::: DATASET RECORDS :::

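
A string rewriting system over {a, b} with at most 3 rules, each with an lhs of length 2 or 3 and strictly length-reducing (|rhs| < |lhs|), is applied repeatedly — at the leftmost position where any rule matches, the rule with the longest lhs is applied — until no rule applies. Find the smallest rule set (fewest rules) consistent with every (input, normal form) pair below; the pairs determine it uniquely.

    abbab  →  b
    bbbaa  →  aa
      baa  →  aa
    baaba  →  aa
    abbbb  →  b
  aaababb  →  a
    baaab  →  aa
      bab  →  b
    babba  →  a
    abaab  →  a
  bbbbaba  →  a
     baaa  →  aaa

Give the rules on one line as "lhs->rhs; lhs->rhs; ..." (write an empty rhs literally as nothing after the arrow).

  | abbab => bab => b
  | bbbaa => baa => aa
  | baa => aa
  | baaba => aaba => aa

ab->; baa->aa; bb->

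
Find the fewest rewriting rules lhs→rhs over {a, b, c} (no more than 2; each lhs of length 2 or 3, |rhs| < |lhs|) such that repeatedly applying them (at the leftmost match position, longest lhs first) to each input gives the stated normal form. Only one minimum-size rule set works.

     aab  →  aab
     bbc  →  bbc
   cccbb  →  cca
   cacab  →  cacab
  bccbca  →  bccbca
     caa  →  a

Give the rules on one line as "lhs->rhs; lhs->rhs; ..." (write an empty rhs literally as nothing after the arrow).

  | aab
  | bbc
  | cccbb => cca
  | cacab

caa->a; cbb->a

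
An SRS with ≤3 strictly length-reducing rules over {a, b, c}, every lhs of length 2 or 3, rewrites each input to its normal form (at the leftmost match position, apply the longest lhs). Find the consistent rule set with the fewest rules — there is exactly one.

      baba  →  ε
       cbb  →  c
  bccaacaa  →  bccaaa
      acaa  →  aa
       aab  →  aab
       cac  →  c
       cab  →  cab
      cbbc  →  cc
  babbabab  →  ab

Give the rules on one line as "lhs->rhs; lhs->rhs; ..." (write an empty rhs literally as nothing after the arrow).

  | baba => ba => ε
  | cbb => c
  | bccaacaa => bccaaa
  | acaa => aa

ac->; ba->; bb->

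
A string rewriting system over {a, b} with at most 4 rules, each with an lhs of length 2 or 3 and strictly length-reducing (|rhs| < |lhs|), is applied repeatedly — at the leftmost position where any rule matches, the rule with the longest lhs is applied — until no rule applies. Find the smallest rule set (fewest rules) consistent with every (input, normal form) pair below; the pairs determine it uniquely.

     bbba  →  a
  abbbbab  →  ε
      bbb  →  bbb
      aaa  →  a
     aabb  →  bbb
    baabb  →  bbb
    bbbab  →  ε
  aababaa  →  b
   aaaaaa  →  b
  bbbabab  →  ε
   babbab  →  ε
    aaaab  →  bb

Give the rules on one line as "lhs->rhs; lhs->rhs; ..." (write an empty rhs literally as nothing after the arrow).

  | bbba => bba => ba => a
  | abbbbab => bbbab => bbab => bab => ab => ε
  | bbb
  | aaa => ba => a

aa->b; ab->; ba->a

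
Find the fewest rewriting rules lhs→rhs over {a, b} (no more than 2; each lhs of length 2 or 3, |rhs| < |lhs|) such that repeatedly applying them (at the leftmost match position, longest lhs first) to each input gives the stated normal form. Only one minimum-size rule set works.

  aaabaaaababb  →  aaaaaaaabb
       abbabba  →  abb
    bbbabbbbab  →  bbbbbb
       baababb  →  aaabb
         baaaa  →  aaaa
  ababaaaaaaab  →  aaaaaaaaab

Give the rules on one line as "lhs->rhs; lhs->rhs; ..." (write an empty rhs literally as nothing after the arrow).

  | aaabaaaababb => aaaaaaababb => aaaaaaaabb
  | abbabba => abbba => abb
  | bbbabbbbab => bbbbbbab => bbbbbb
  | baababb => aababb => aaabb

ba->a; bba->b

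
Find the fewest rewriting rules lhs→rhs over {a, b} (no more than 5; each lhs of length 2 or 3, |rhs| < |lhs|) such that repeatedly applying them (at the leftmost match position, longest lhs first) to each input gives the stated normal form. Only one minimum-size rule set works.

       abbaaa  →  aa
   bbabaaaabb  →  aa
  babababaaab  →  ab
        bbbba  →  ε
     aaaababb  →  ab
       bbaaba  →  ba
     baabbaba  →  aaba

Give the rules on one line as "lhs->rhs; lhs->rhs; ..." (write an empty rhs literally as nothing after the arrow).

aaa->; baa->; bab->; bb->a

  | abbaaa => aaaaa => aa
  | bbabaaaabb => aabaaaabb => aaaabb => abb => aa
  | babababaaab => ababaaab => aaaab => ab
  | bbbba => abba => aaa => ε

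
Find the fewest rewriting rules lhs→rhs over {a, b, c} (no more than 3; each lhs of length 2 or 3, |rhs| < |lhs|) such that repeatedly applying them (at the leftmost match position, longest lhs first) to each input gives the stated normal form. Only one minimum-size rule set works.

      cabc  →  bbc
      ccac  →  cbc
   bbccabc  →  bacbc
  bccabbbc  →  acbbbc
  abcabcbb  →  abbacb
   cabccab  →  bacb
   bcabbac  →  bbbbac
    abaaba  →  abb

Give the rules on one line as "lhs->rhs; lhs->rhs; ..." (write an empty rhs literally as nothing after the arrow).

aab->c; bcb->ac; ca->b

  | cabc => bbc
  | ccac => cbc
  | bbccabc => bbcbbc => bacbc
  | bccabbbc => bcbbbbc => acbbbc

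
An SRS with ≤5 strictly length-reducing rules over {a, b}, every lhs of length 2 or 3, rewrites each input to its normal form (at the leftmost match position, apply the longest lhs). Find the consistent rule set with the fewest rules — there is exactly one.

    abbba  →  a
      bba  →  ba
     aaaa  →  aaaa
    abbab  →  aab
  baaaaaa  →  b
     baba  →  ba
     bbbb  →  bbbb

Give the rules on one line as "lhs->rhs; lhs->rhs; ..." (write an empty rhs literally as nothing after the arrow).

  | abbba => aba => a
  | bba => ba
  | aaaa
  | abbab => aab

aba->a; abb->a; baa->b; bba->ba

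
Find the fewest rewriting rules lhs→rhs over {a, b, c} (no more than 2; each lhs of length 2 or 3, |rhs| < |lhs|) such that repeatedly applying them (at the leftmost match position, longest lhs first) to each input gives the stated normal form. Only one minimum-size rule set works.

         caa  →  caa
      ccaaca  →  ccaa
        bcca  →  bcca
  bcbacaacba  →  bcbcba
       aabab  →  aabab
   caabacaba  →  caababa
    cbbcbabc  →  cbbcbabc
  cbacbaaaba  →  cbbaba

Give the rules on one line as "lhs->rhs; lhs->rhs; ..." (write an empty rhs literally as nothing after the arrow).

  | caa
  | ccaaca => ccaa
  | bcca
  | bcbacaacba => bcbaacba => bcbcba

ac->; baa->b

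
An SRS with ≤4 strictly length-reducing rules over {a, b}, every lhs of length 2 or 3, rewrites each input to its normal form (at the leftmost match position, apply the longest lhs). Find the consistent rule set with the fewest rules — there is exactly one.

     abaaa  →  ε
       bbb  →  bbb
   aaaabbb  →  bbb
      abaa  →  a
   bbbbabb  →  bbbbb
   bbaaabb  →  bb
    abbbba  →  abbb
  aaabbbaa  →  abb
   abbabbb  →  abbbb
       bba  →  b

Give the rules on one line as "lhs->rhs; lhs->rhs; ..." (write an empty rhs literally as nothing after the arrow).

aa->; ba->; baa->

  | abaaa => aa => ε
  | bbb
  | aaaabbb => aabbb => bbb
  | abaa => a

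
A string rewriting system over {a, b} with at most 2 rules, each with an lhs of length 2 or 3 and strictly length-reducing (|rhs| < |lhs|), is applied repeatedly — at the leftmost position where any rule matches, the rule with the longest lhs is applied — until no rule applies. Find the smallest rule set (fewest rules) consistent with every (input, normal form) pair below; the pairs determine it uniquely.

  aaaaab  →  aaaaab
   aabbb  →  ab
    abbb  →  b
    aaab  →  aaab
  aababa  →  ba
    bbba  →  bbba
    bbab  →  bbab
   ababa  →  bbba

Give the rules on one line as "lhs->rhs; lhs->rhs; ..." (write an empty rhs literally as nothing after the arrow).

  | aaaaab
  | aabbb => ab
  | abbb => b
  | aaab

aba->bb; abb->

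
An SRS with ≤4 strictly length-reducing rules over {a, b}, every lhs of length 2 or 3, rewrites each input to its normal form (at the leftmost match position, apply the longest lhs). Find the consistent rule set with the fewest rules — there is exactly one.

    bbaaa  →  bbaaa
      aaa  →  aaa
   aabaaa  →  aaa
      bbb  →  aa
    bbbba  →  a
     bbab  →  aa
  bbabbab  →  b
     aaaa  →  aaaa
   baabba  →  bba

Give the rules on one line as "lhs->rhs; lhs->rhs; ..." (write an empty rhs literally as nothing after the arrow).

  | bbaaa
  | aaa
  | aabaaa => aaa
  | bbb => aa

aab->; ab->b; bbb->aa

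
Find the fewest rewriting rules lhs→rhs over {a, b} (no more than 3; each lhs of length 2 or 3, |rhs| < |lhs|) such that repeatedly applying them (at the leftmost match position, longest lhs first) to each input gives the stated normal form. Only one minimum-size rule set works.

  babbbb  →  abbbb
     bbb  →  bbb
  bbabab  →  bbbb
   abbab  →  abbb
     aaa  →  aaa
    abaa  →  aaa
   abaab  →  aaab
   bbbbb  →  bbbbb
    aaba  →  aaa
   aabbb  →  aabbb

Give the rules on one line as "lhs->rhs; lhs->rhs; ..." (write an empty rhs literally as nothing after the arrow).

ba->a; bba->bb

  | babbbb => abbbb
  | bbb
  | bbabab => bbbab => bbbb
  | abbab => abbb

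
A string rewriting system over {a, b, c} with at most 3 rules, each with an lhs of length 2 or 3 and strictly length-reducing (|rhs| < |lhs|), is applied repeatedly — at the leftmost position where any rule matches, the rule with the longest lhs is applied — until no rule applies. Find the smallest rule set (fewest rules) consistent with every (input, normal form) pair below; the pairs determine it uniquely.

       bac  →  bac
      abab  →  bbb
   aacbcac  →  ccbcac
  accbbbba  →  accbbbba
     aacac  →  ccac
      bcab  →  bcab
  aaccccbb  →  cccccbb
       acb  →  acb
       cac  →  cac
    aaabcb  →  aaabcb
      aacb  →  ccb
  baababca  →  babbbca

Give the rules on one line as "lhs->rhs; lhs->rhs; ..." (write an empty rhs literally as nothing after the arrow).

aac->cc; aba->bb

  | bac
  | abab => bbb
  | aacbcac => ccbcac
  | accbbbba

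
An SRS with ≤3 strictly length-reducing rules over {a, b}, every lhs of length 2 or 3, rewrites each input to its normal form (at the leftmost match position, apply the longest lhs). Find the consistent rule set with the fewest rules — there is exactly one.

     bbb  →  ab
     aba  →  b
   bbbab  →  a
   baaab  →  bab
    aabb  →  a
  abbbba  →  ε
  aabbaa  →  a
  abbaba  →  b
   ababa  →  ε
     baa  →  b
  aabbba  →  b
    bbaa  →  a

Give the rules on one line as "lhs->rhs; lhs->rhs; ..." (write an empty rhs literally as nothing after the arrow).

aa->; aba->b; bb->a

  | bbb => ab
  | aba => b
  | bbbab => abab => bb => a
  | baaab => bab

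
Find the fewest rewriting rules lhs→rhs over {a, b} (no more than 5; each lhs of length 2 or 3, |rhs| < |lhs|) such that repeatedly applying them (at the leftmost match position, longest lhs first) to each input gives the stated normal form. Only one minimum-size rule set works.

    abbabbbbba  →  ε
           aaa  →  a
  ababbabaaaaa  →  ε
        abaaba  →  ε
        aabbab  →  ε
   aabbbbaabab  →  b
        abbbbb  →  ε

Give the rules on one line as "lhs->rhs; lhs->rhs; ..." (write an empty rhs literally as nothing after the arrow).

  | abbabbbbba => babbbbba => bbbbba => bbba => ba => ε
  | aaa => a
  | ababbabaaaaa => abbabaaaaa => babaaaaa => baaaaa => aaaa => aa => ε
  | abaaba => aaba => ba => ε

aa->; ab->; ba->; bb->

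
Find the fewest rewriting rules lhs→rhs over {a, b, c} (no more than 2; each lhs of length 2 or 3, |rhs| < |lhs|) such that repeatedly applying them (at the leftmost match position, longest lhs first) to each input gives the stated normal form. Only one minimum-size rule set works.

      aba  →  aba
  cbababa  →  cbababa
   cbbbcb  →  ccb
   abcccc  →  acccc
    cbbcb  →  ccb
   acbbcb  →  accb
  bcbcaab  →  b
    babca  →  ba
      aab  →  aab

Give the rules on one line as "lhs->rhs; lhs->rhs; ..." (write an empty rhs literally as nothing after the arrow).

  | aba
  | cbababa
  | cbbbcb => cbbcb => cbcb => ccb
  | abcccc => acccc

bc->c; ca->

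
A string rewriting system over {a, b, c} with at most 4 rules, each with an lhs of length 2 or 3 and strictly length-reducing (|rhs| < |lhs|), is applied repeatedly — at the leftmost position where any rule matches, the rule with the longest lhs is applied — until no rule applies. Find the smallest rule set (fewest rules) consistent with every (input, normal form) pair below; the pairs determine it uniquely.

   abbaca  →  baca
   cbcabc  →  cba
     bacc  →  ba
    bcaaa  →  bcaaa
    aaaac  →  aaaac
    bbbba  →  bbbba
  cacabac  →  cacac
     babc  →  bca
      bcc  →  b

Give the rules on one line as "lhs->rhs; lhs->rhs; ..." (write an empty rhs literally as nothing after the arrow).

  | abbaca => baca
  | cbcabc => cbcca => cba
  | bacc => ba
  | bcaaa

ab->; abc->ca; cc->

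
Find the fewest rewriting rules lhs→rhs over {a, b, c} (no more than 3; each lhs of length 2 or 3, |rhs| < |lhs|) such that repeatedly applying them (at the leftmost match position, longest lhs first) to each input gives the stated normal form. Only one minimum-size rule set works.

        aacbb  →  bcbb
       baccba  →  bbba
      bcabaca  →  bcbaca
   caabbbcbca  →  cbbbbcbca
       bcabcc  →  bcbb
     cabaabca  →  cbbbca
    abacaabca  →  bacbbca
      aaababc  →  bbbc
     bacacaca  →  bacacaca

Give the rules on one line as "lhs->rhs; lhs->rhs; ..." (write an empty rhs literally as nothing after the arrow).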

:::

**TASK**
Task for the records above: copy every line in which the word "rewrites" occurs.

**OUTPUT OF THE TASK**
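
An SRS with ≤3 strictly length-reducing rules over {a, b, c}, every lhs of length 2 or 3, rewrites each input to its normal form (at the leftmost match position, apply the longest lhs). Find the consistent rule set with the fewest rules — there is exactly one.
An SRS with ≤5 strictly length-reducing rules over {a, b}, every lhs of length 2 or 3, rewrites each input to its normal form (at the leftmost match position, apply the longest lhs). Find the consistent rule set with the fewest rules — there is exactly one.
An SRS with ≤4 strictly length-reducing rules over {a, b}, every lhs of length 2 or 3, rewrites each input to its normal form (at the leftmost match position, apply the longest lhs). Find the consistent rule set with the fewest rules — there is exactly one.
An SRS with ≤4 strictly length-reducing rules over {a, b}, every lhs of length 2 or 3, rewrites each input to its normal form (at the leftmost match position, apply the longest lhs). Find the consistent rule set with the fewest rules — there is exactly one.
An SRS with ≤3 strictly length-reducing rules over {a, b}, every lhs of length 2 or 3, rewrites each input to its normal form (at the leftmost match position, apply the longest lhs). Find the consistent rule set with the fewest rules — there is exactly one.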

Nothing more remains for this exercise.